YOUR GOAL: Give back, unchanged, the lines from the one containing "Useful output=2018.5 kW, fuel" to the end of the listing, inclusive of both.

DATASET:
****

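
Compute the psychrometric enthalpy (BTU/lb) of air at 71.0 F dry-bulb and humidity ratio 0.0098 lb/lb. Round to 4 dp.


h = 0.24*71.0 + 0.0098*(1061+0.444*71.0) = 27.7467 BTU/lb

27.7467 BTU/lb


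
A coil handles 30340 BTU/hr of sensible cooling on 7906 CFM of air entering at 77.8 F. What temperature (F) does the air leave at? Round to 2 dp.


dT = 30340/(1.08*7906) = 3.5533
T_leave = 77.8 - 3.5533 = 74.25 F

74.25 F


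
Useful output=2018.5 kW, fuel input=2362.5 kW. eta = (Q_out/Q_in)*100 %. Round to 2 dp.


eta = (2018.5/2362.5)*100 = 85.44 %

85.44 %


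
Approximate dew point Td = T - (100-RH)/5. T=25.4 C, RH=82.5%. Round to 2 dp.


Td = 25.4 - (100-82.5)/5 = 21.90 C

21.90 C


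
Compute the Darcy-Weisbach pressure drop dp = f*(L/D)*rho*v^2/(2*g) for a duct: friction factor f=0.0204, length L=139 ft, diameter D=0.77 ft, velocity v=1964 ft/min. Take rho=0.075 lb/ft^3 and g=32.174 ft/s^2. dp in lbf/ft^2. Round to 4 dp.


v_fps = 1964/60 = 32.7333 ft/s
dp = 0.0204*(139/0.77)*0.075*32.7333^2/(2*32.174) = 4.5990 lbf/ft^2

4.5990 lbf/ft^2


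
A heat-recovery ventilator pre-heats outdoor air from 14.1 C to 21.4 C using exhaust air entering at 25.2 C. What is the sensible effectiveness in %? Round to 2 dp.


eff = (21.4-14.1)/(25.2-14.1)*100 = 65.77 %

65.77 %


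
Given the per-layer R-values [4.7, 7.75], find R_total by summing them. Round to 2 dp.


R_total = 4.7 + 7.75 = 12.45

12.45


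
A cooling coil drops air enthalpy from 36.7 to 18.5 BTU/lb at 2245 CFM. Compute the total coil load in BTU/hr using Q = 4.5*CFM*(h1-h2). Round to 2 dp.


Q = 4.5 * 2245 * (36.7 - 18.5) = 183865.50 BTU/hr

183865.50 BTU/hr


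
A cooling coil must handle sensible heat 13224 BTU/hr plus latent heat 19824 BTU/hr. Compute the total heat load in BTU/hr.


Qt = 13224 + 19824 = 33048 BTU/hr

33048 BTU/hr


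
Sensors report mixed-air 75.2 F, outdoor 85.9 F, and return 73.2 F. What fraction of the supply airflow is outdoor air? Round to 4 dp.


frac = (75.2 - 73.2) / (85.9 - 73.2) = 0.1575

0.1575


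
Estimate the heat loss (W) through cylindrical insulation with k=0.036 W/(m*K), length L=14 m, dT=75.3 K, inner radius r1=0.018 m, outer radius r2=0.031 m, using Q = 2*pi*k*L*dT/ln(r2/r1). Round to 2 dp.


Q = 2*pi*0.036*14*75.3/ln(0.031/0.018) = 438.65 W

438.65 W


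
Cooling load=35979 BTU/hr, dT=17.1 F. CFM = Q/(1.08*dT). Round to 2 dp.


CFM = 35979 / (1.08 * 17.1) = 1948.18

1948.18 CFM


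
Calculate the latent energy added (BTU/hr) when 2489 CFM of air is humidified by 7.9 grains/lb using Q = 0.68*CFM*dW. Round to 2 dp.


Q = 0.68 * 2489 * 7.9 = 13370.91 BTU/hr

13370.91 BTU/hr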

****

TASK RESPONSE:
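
Useful output=2018.5 kW, fuel input=2362.5 kW. eta = (Q_out/Q_in)*100 %. Round to 2 dp.


eta = (2018.5/2362.5)*100 = 85.44 %

85.44 %


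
Approximate dew point Td = T - (100-RH)/5. T=25.4 C, RH=82.5%. Round to 2 dp.


Td = 25.4 - (100-82.5)/5 = 21.90 C

21.90 C


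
Compute the Darcy-Weisbach pressure drop dp = f*(L/D)*rho*v^2/(2*g) for a duct: friction factor f=0.0204, length L=139 ft, diameter D=0.77 ft, velocity v=1964 ft/min. Take rho=0.075 lb/ft^3 and g=32.174 ft/s^2. dp in lbf/ft^2. Round to 4 dp.


v_fps = 1964/60 = 32.7333 ft/s
dp = 0.0204*(139/0.77)*0.075*32.7333^2/(2*32.174) = 4.5990 lbf/ft^2

4.5990 lbf/ft^2


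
A heat-recovery ventilator pre-heats outdoor air from 14.1 C to 21.4 C using exhaust air entering at 25.2 C. What is the sensible effectiveness in %? Round to 2 dp.


eff = (21.4-14.1)/(25.2-14.1)*100 = 65.77 %

65.77 %


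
Given the per-layer R-values [4.7, 7.75], find R_total by summing them. Round to 2 dp.


R_total = 4.7 + 7.75 = 12.45

12.45


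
A cooling coil drops air enthalpy from 36.7 to 18.5 BTU/lb at 2245 CFM. Compute the total coil load in BTU/hr using Q = 4.5*CFM*(h1-h2). Round to 2 dp.


Q = 4.5 * 2245 * (36.7 - 18.5) = 183865.50 BTU/hr

183865.50 BTU/hr


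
A cooling coil must handle sensible heat 13224 BTU/hr plus latent heat 19824 BTU/hr. Compute the total heat load in BTU/hr.


Qt = 13224 + 19824 = 33048 BTU/hr

33048 BTU/hr


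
Sensors report mixed-air 75.2 F, outdoor 85.9 F, and return 73.2 F. What fraction of the supply airflow is outdoor air? Round to 4 dp.


frac = (75.2 - 73.2) / (85.9 - 73.2) = 0.1575

0.1575


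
Estimate the heat loss (W) through cylindrical insulation with k=0.036 W/(m*K), length L=14 m, dT=75.3 K, inner radius r1=0.018 m, outer radius r2=0.031 m, using Q = 2*pi*k*L*dT/ln(r2/r1). Round to 2 dp.


Q = 2*pi*0.036*14*75.3/ln(0.031/0.018) = 438.65 W

438.65 W


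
Cooling load=35979 BTU/hr, dT=17.1 F. CFM = Q/(1.08*dT). Round to 2 dp.


CFM = 35979 / (1.08 * 17.1) = 1948.18

1948.18 CFM


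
Calculate the latent energy added (BTU/hr) when 2489 CFM of air is humidified by 7.9 grains/lb using Q = 0.68*CFM*dW. Round to 2 dp.


Q = 0.68 * 2489 * 7.9 = 13370.91 BTU/hr

13370.91 BTU/hr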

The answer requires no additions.